> _PROMPT_
What is needed is a word-for-word restatement of all the entries.

> _RECORDS FOR THIS EXERCISE_
■ ■ ■ ■ ■

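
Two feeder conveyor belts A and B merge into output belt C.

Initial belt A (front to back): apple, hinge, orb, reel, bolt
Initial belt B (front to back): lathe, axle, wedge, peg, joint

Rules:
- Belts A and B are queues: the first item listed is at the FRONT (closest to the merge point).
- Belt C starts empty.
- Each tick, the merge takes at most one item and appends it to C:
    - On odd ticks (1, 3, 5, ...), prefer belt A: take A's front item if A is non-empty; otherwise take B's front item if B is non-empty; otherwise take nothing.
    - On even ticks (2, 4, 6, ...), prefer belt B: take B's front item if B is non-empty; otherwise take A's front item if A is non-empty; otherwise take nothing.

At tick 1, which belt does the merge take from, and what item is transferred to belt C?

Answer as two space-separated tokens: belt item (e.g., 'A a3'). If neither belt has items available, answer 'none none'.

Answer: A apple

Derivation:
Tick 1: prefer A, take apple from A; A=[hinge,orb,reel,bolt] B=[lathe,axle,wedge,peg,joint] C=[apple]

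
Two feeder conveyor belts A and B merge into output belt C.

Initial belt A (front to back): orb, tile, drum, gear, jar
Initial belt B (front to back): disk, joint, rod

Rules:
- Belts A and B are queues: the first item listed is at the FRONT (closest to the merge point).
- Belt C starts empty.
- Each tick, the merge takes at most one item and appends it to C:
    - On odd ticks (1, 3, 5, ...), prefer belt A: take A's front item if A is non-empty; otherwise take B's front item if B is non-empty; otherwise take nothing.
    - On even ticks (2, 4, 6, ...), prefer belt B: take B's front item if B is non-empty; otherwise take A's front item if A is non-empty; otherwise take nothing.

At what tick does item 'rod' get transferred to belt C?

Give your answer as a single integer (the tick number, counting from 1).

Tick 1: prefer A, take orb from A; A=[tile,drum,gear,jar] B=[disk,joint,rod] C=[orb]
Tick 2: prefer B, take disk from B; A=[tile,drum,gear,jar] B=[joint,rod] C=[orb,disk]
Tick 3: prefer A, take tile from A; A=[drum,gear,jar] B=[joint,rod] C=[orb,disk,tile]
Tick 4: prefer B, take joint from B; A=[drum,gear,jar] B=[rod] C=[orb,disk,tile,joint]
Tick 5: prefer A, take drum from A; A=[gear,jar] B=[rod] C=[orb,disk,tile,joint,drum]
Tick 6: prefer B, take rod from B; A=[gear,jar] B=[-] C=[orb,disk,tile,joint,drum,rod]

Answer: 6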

■ ■ ■ ■ ■

> _OUTPUT BELOW_
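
Two feeder conveyor belts A and B merge into output belt C.

Initial belt A (front to back): apple, hinge, orb, reel, bolt
Initial belt B (front to back): lathe, axle, wedge, peg, joint

Rules:
- Belts A and B are queues: the first item listed is at the FRONT (closest to the merge point).
- Belt C starts empty.
- Each tick, the merge takes at most one item and appends it to C:
    - On odd ticks (1, 3, 5, ...), prefer belt A: take A's front item if A is non-empty; otherwise take B's front item if B is non-empty; otherwise take nothing.
    - On even ticks (2, 4, 6, ...), prefer belt B: take B's front item if B is non-empty; otherwise take A's front item if A is non-empty; otherwise take nothing.

At tick 1, which belt does the merge take from, and what item is transferred to belt C?

Answer as two space-separated tokens: belt item (e.g., 'A a3'). If neither belt has items available, answer 'none none'.

Answer: A apple

Derivation:
Tick 1: prefer A, take apple from A; A=[hinge,orb,reel,bolt] B=[lathe,axle,wedge,peg,joint] C=[apple]

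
Two feeder conveyor belts A and B merge into output belt C.

Initial belt A (front to back): orb, tile, drum, gear, jar
Initial belt B (front to back): disk, joint, rod

Rules:
- Belts A and B are queues: the first item listed is at the FRONT (closest to the merge point).
- Belt C starts empty.
- Each tick, the merge takes at most one item and appends it to C:
    - On odd ticks (1, 3, 5, ...), prefer belt A: take A's front item if A is non-empty; otherwise take B's front item if B is non-empty; otherwise take nothing.
    - On even ticks (2, 4, 6, ...), prefer belt B: take B's front item if B is non-empty; otherwise take A's front item if A is non-empty; otherwise take nothing.

At what tick does item 'rod' get transferred to belt C?

Give your answer as a single integer (the tick number, counting from 1).

Tick 1: prefer A, take orb from A; A=[tile,drum,gear,jar] B=[disk,joint,rod] C=[orb]
Tick 2: prefer B, take disk from B; A=[tile,drum,gear,jar] B=[joint,rod] C=[orb,disk]
Tick 3: prefer A, take tile from A; A=[drum,gear,jar] B=[joint,rod] C=[orb,disk,tile]
Tick 4: prefer B, take joint from B; A=[drum,gear,jar] B=[rod] C=[orb,disk,tile,joint]
Tick 5: prefer A, take drum from A; A=[gear,jar] B=[rod] C=[orb,disk,tile,joint,drum]
Tick 6: prefer B, take rod from B; A=[gear,jar] B=[-] C=[orb,disk,tile,joint,drum,rod]

Answer: 6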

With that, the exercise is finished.